» What to do: Filter on the word "served": copy each matching line from the listing below.
*** Data section
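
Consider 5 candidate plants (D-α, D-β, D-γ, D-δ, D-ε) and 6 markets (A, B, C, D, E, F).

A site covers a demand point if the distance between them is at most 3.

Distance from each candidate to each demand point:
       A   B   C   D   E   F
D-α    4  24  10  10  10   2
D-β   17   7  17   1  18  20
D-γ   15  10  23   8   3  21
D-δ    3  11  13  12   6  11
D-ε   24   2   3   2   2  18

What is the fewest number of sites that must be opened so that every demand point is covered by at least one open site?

3

Coverage sets (demand points within 3 of each site):
  D-α: {F}
  D-β: {D}
  D-γ: {E}
  D-δ: {A}
  D-ε: {B, C, D, E}
No 2 sites suffice: every size-2 union leaves at least one demand point uncovered.
But {D-α, D-δ, D-ε} covers everything, so the minimum is 3.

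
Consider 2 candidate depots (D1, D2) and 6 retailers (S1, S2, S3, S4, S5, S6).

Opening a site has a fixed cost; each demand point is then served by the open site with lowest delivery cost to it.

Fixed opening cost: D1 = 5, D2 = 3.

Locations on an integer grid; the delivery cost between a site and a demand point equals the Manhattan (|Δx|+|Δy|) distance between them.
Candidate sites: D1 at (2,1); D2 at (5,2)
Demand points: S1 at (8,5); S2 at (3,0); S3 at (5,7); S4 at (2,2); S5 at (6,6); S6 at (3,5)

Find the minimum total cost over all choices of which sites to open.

Open {D2}: assign each demand point to its cheapest open site.
  S1→D2 6, S2→D2 4, S3→D2 5, S4→D2 3, S5→D2 5, S6→D2 5
  delivery cost 28, fixed 3 → total 31.
Compare {D1, D2}: delivery cost 24 + fixed 8 = 32.
Compare {D1}: delivery cost 36 + fixed 5 = 41.

31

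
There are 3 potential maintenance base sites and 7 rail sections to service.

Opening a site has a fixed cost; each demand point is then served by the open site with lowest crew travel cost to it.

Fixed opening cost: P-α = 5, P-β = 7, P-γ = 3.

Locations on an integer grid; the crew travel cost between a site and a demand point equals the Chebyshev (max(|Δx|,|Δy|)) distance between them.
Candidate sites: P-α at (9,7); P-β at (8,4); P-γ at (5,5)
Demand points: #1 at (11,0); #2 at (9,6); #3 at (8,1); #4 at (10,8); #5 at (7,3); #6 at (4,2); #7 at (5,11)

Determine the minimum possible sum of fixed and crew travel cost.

29

Open {P-α, P-γ}: assign each demand point to its cheapest open site.
  #1→P-γ 6, #2→P-α 1, #3→P-γ 4, #4→P-α 1, #5→P-γ 2, #6→P-γ 3, #7→P-α 4
  crew travel cost 21, fixed 8 → total 29.
Compare {P-α, P-β}: crew travel cost 18 + fixed 12 = 30.
Compare {P-β}: crew travel cost 25 + fixed 7 = 32.
Compare {P-α, P-β, P-γ}: crew travel cost 17 + fixed 15 = 32.
All other subsets cost ≥ 30. Minimum total cost: 29.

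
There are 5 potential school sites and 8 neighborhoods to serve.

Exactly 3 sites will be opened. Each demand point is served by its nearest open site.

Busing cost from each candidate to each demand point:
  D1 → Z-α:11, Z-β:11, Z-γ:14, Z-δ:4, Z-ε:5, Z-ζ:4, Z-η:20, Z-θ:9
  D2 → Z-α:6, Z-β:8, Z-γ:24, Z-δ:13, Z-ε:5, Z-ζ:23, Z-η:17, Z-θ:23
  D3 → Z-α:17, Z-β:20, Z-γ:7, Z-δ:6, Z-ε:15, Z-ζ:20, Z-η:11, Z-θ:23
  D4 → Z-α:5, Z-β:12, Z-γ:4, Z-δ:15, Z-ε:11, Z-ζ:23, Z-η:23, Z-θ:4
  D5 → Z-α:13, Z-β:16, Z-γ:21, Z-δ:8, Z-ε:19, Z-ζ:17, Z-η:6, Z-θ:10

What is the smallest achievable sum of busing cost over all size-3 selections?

Open {D1, D4, D5}.
  Z-α→D4 5, Z-β→D1 11, Z-γ→D4 4, Z-δ→D1 4, Z-ε→D1 5, Z-ζ→D1 4, Z-η→D5 6, Z-θ→D4 4  ⇒ total 43.
Compare {D1, D3, D4}: total 48.
Compare {D1, D2, D4}: total 51.
No size-3 selection does better; minimum is 43.

43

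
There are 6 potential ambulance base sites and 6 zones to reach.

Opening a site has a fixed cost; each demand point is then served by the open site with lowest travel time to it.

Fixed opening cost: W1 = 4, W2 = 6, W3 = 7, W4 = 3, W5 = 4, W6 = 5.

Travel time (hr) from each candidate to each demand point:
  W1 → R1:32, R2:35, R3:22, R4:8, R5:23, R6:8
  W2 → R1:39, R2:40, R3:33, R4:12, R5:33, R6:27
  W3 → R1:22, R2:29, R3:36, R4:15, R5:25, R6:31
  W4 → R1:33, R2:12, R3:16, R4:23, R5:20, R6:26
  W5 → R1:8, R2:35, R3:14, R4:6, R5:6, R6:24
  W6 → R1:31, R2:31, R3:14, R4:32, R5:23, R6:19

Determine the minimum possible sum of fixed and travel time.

65

Open {W1, W4, W5}: assign each demand point to its cheapest open site.
  R1→W5 8, R2→W4 12, R3→W5 14, R4→W5 6, R5→W5 6, R6→W1 8
  travel time 54, fixed 11 → total 65.
Compare {W1, W4, W5, W6}: travel time 54 + fixed 16 = 70.
Compare {W1, W2, W4, W5}: travel time 54 + fixed 17 = 71.
Compare {W1, W3, W4, W5}: travel time 54 + fixed 18 = 72.
All other subsets cost ≥ 70. Minimum total cost: 65.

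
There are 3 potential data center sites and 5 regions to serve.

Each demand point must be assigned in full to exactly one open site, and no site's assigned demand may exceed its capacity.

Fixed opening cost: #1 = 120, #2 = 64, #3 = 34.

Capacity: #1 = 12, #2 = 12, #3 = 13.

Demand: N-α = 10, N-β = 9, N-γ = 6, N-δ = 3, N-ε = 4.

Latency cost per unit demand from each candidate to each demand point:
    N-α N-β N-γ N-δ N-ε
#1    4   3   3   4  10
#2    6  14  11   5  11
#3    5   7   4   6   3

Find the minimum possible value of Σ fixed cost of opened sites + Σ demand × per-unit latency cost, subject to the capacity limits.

Open {#1, #2, #3}; cheapest assignment that respects the capacities:
  #1 (cap 12, load 12): N-β, N-δ — cost 9×3 + 3×4 = 39
  #2 (cap 12, load 10): N-α — cost 10×6 = 60
  #3 (cap 13, load 10): N-γ, N-ε — cost 6×4 + 4×3 = 36
  Shipping 135, fixed 218 → total 353.
  Any other capacity-feasible assignment to {#1, #2, #3} ships for at least 135.
Total demand is 32 and no other set of sites has combined capacity ≥ 32, so {#1, #2, #3} is the only feasible choice of open sites. Minimum: 353.

353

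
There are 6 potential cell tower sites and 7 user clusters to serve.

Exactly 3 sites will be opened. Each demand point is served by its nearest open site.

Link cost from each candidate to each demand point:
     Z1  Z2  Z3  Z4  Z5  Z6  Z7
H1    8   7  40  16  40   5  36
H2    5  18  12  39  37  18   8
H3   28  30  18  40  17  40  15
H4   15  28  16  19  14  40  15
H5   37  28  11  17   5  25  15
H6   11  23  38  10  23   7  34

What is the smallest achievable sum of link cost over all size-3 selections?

57

Open {H1, H2, H5}.
  Z1→H2 5, Z2→H1 7, Z3→H5 11, Z4→H1 16, Z5→H5 5, Z6→H1 5, Z7→H2 8  ⇒ total 57.
Compare {H1, H5, H6}: total 61.
Compare {H2, H5, H6}: total 64.
No size-3 selection does better; minimum is 57.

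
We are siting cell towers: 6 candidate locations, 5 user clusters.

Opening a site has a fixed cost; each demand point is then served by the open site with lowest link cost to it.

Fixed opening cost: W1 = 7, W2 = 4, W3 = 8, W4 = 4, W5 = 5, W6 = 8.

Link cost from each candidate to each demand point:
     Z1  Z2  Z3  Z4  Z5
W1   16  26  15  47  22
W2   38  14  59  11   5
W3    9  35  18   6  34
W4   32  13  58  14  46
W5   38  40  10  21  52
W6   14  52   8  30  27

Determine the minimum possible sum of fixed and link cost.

Open {W2, W3, W5}: assign each demand point to its cheapest open site.
  Z1→W3 9, Z2→W2 14, Z3→W5 10, Z4→W3 6, Z5→W2 5
  link cost 44, fixed 17 → total 61.
Compare {W2, W3, W6}: link cost 42 + fixed 20 = 62.
Compare {W2, W3}: link cost 52 + fixed 12 = 64.
Compare {W2, W6}: link cost 52 + fixed 12 = 64.
All other subsets cost ≥ 62. Minimum total cost: 61.

61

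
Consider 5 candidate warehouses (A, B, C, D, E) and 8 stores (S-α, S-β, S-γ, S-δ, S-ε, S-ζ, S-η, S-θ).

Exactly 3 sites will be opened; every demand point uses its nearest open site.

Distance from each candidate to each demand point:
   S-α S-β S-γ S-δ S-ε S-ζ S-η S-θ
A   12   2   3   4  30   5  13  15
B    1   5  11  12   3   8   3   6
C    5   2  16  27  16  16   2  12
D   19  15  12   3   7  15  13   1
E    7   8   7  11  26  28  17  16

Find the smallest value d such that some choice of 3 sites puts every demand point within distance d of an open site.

5

Open {A, B, D}.
  Farthest demand point is S-ζ at distance 5 (to A); all others are ≤ 5.
With {A, B, C} the worst case is 6.
With {A, B, E} the worst case is 6.
No size-3 selection achieves below 5.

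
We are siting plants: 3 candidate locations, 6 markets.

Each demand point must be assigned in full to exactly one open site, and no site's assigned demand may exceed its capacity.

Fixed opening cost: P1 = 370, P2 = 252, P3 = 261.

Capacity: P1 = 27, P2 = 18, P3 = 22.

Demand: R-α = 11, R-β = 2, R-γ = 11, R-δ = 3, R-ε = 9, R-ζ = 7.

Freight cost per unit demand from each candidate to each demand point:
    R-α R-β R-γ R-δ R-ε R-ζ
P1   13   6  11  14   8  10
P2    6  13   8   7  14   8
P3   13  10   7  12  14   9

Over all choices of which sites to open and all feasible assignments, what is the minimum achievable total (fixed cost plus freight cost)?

Open {P1, P2}; cheapest assignment that respects the capacities:
  P1 (cap 27, load 25): R-β, R-γ, R-δ, R-ε — cost 2×6 + 11×11 + 3×14 + 9×8 = 247
  P2 (cap 18, load 18): R-α, R-ζ — cost 11×6 + 7×8 = 122
  Shipping 369, fixed 622 → total 991.
  Any other capacity-feasible assignment to {P1, P2} ships for at least 369.
Compare {P1, P3}: its best feasible assignment gives total 1034.
Compare {P1, P2, P3}: its best feasible assignment gives total 1194.
Every other set of open sites that can feasibly serve all demand totals ≥ 1034 even under its best assignment. Minimum: 991.

991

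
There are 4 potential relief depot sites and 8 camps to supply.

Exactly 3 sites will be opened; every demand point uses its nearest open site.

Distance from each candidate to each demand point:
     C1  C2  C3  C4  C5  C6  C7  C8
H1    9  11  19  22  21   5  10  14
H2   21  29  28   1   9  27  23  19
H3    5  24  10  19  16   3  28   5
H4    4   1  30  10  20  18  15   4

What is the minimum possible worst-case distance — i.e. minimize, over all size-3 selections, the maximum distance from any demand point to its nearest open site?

11

Open {H1, H2, H3}.
  Farthest demand point is C2 at distance 11 (to H1); all others are ≤ 11.
With {H2, H3, H4} the worst case is 15.
With {H1, H3, H4} the worst case is 16.
No size-3 selection achieves below 11.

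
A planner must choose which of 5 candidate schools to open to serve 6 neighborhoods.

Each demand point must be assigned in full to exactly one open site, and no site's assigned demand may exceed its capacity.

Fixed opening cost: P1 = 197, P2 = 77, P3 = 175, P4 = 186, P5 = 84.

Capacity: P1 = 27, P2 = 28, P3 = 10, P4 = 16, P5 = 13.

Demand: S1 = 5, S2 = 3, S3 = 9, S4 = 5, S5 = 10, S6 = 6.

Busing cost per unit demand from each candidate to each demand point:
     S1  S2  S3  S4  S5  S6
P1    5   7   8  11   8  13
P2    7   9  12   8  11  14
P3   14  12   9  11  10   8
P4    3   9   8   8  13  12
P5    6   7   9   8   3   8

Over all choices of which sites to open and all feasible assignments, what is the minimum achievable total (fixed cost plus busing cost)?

Open {P2, P5}; cheapest assignment that respects the capacities:
  P2 (cap 28, load 25): S1, S3, S4, S6 — cost 5×7 + 9×12 + 5×8 + 6×14 = 267
  P5 (cap 13, load 13): S2, S5 — cost 3×7 + 10×3 = 51
  Shipping 318, fixed 161 → total 479.
  Any other capacity-feasible assignment to {P2, P5} ships for at least 318.
Compare {P1, P5}: its best feasible assignment gives total 562.
Compare {P1, P2}: its best feasible assignment gives total 596.
Every other set of open sites that can feasibly serve all demand totals ≥ 562 even under its best assignment. Minimum: 479.

479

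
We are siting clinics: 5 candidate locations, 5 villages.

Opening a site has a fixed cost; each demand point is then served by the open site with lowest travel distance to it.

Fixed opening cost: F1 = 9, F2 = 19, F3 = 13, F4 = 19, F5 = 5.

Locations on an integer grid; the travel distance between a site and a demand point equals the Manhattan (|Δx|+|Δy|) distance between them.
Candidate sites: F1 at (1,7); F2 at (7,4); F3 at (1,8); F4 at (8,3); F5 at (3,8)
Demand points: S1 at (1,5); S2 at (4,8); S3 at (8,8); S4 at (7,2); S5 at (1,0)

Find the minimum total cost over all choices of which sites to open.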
******
» Answer to the exercise:
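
Opening a site has a fixed cost; each demand point is then served by the open site with lowest delivery cost to it.
Opening a site has a fixed cost; each demand point is then served by the open site with lowest crew travel cost to it.
Exactly 3 sites will be opened. Each demand point is served by its nearest open site.
Opening a site has a fixed cost; each demand point is then served by the open site with lowest travel time to it.
Exactly 3 sites will be opened. Each demand point is served by its nearest open site.
Opening a site has a fixed cost; each demand point is then served by the open site with lowest link cost to it.
Opening a site has a fixed cost; each demand point is then served by the open site with lowest travel distance to it.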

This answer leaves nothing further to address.